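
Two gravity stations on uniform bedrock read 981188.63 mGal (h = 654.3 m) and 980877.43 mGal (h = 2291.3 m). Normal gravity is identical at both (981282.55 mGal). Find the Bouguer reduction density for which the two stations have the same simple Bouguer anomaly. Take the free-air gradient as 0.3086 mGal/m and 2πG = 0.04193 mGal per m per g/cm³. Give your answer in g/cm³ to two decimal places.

2.83

Δg_obs = 980877.43 − 981188.63 = -311.20 mGal over Δh = 2291.3 − 654.3 = 1637.0 m
Equal Bouguer anomalies ⇒ Δg_obs + (0.3086 − 0.04193ρ)·Δh = 0
0.3086 − 0.04193ρ = −Δg_obs/Δh = 0.19010
ρ = (0.3086 − 0.19010) / 0.04193 = 2.83 g/cm³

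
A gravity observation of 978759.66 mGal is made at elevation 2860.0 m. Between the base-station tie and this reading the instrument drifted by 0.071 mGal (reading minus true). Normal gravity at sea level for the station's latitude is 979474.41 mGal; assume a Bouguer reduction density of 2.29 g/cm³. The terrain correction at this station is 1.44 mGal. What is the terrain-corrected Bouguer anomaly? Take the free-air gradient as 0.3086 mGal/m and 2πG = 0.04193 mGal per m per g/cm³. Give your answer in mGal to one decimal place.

-105.4

Drift-corrected reading = 978759.66 − (0.071) = 978759.589 mGal
Free-air correction = 0.3086 × 2860.0 = 882.60 mGal
Free-air anomaly = 978759.589 − 979474.41 + (882.60) = 167.779 mGal
Bouguer slab correction = 0.04193 × 2.29 × 2860.0 = 274.62 mGal
Simple Bouguer anomaly = 167.779 − (274.62) = -106.841 mGal
Complete Bouguer anomaly = -106.841 + 1.44 = -105.401 mGal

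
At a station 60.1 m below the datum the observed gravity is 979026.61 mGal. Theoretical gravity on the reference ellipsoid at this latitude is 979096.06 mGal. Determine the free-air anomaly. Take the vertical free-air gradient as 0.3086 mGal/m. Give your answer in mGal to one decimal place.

Free-air correction = 0.3086 × -60.1 = -18.55 mGal
Free-air anomaly = 979026.61 − 979096.06 + (-18.55) = -88.00 mGal

-88.0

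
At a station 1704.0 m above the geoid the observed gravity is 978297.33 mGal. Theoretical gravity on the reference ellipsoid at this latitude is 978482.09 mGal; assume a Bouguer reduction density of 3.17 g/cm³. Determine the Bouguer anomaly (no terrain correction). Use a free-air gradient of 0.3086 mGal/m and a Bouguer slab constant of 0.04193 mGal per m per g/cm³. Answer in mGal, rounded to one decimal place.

Free-air correction = 0.3086 × 1704.0 = 525.85 mGal
Free-air anomaly = 978297.33 − 978482.09 + (525.85) = 341.09 mGal
Bouguer slab correction = 0.04193 × 3.17 × 1704.0 = 226.49 mGal
Simple Bouguer anomaly = 341.09 − (226.49) = 114.60 mGal

114.6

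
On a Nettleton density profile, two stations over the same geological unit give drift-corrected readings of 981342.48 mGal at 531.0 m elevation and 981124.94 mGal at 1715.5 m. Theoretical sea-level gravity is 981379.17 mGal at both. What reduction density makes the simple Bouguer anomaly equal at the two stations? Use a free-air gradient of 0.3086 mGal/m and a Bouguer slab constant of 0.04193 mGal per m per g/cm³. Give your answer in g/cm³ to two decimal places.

Δg_obs = 981124.94 − 981342.48 = -217.54 mGal over Δh = 1715.5 − 531.0 = 1184.5 m
Equal Bouguer anomalies ⇒ Δg_obs + (0.3086 − 0.04193ρ)·Δh = 0
0.3086 − 0.04193ρ = −Δg_obs/Δh = 0.18366
ρ = (0.3086 − 0.18366) / 0.04193 = 2.98 g/cm³

2.98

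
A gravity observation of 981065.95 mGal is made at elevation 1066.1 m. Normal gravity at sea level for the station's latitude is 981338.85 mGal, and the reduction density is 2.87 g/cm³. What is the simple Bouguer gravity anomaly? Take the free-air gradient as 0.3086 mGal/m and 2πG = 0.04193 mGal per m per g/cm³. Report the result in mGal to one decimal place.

Free-air correction = 0.3086 × 1066.1 = 329.00 mGal
Free-air anomaly = 981065.95 − 981338.85 + (329.00) = 56.10 mGal
Bouguer slab correction = 0.04193 × 2.87 × 1066.1 = 128.29 mGal
Simple Bouguer anomaly = 56.10 − (128.29) = -72.19 mGal

-72.2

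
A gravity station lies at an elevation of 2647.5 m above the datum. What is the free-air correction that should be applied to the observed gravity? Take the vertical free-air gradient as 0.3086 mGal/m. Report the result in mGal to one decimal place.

817.0

Free-air correction = 0.3086 × 2647.5 = 817.0 mGal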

### TASK INSTRUCTIONS
Set down the data once more, word for word.

### SOLUTION FOR THIS PROBLEM
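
Two gravity stations on uniform bedrock read 981188.63 mGal (h = 654.3 m) and 980877.43 mGal (h = 2291.3 m). Normal gravity is identical at both (981282.55 mGal). Find the Bouguer reduction density for which the two stations have the same simple Bouguer anomaly. Take the free-air gradient as 0.3086 mGal/m and 2πG = 0.04193 mGal per m per g/cm³. Give your answer in g/cm³ to two decimal places.

2.83

Δg_obs = 980877.43 − 981188.63 = -311.20 mGal over Δh = 2291.3 − 654.3 = 1637.0 m
Equal Bouguer anomalies ⇒ Δg_obs + (0.3086 − 0.04193ρ)·Δh = 0
0.3086 − 0.04193ρ = −Δg_obs/Δh = 0.19010
ρ = (0.3086 − 0.19010) / 0.04193 = 2.83 g/cm³

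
A gravity observation of 978759.66 mGal is made at elevation 2860.0 m. Between the base-station tie and this reading the instrument drifted by 0.071 mGal (reading minus true). Normal gravity at sea level for the station's latitude is 979474.41 mGal; assume a Bouguer reduction density of 2.29 g/cm³. The terrain correction at this station is 1.44 mGal. What is the terrain-corrected Bouguer anomaly? Take the free-air gradient as 0.3086 mGal/m and 2πG = 0.04193 mGal per m per g/cm³. Give your answer in mGal to one decimal place.

-105.4

Drift-corrected reading = 978759.66 − (0.071) = 978759.589 mGal
Free-air correction = 0.3086 × 2860.0 = 882.60 mGal
Free-air anomaly = 978759.589 − 979474.41 + (882.60) = 167.779 mGal
Bouguer slab correction = 0.04193 × 2.29 × 2860.0 = 274.62 mGal
Simple Bouguer anomaly = 167.779 − (274.62) = -106.841 mGal
Complete Bouguer anomaly = -106.841 + 1.44 = -105.401 mGal

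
At a station 60.1 m below the datum the observed gravity is 979026.61 mGal. Theoretical gravity on the reference ellipsoid at this latitude is 979096.06 mGal. Determine the free-air anomaly. Take the vertical free-air gradient as 0.3086 mGal/m. Give your answer in mGal to one decimal place.

Free-air correction = 0.3086 × -60.1 = -18.55 mGal
Free-air anomaly = 979026.61 − 979096.06 + (-18.55) = -88.00 mGal

-88.0

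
At a station 1704.0 m above the geoid the observed gravity is 978297.33 mGal. Theoretical gravity on the reference ellipsoid at this latitude is 978482.09 mGal; assume a Bouguer reduction density of 3.17 g/cm³. Determine the Bouguer anomaly (no terrain correction). Use a free-air gradient of 0.3086 mGal/m and a Bouguer slab constant of 0.04193 mGal per m per g/cm³. Answer in mGal, rounded to one decimal place.

Free-air correction = 0.3086 × 1704.0 = 525.85 mGal
Free-air anomaly = 978297.33 − 978482.09 + (525.85) = 341.09 mGal
Bouguer slab correction = 0.04193 × 3.17 × 1704.0 = 226.49 mGal
Simple Bouguer anomaly = 341.09 − (226.49) = 114.60 mGal

114.6

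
On a Nettleton density profile, two stations over the same geological unit give drift-corrected readings of 981342.48 mGal at 531.0 m elevation and 981124.94 mGal at 1715.5 m. Theoretical sea-level gravity is 981379.17 mGal at both. What reduction density makes the simple Bouguer anomaly equal at the two stations? Use a free-air gradient of 0.3086 mGal/m and a Bouguer slab constant of 0.04193 mGal per m per g/cm³. Give your answer in g/cm³ to two decimal places.

Δg_obs = 981124.94 − 981342.48 = -217.54 mGal over Δh = 1715.5 − 531.0 = 1184.5 m
Equal Bouguer anomalies ⇒ Δg_obs + (0.3086 − 0.04193ρ)·Δh = 0
0.3086 − 0.04193ρ = −Δg_obs/Δh = 0.18366
ρ = (0.3086 − 0.18366) / 0.04193 = 2.98 g/cm³

2.98

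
A gravity observation of 981065.95 mGal is made at elevation 1066.1 m. Normal gravity at sea level for the station's latitude is 981338.85 mGal, and the reduction density is 2.87 g/cm³. What is the simple Bouguer gravity anomaly? Take the free-air gradient as 0.3086 mGal/m and 2πG = 0.04193 mGal per m per g/cm³. Report the result in mGal to one decimal place.

Free-air correction = 0.3086 × 1066.1 = 329.00 mGal
Free-air anomaly = 981065.95 − 981338.85 + (329.00) = 56.10 mGal
Bouguer slab correction = 0.04193 × 2.87 × 1066.1 = 128.29 mGal
Simple Bouguer anomaly = 56.10 − (128.29) = -72.19 mGal

-72.2

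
A gravity station lies at an elevation of 2647.5 m above the datum. What is the free-air correction that should be applied to the observed gravity? Take the vertical free-air gradient as 0.3086 mGal/m. Report the result in mGal to one decimal place.

817.0

Free-air correction = 0.3086 × 2647.5 = 817.0 mGal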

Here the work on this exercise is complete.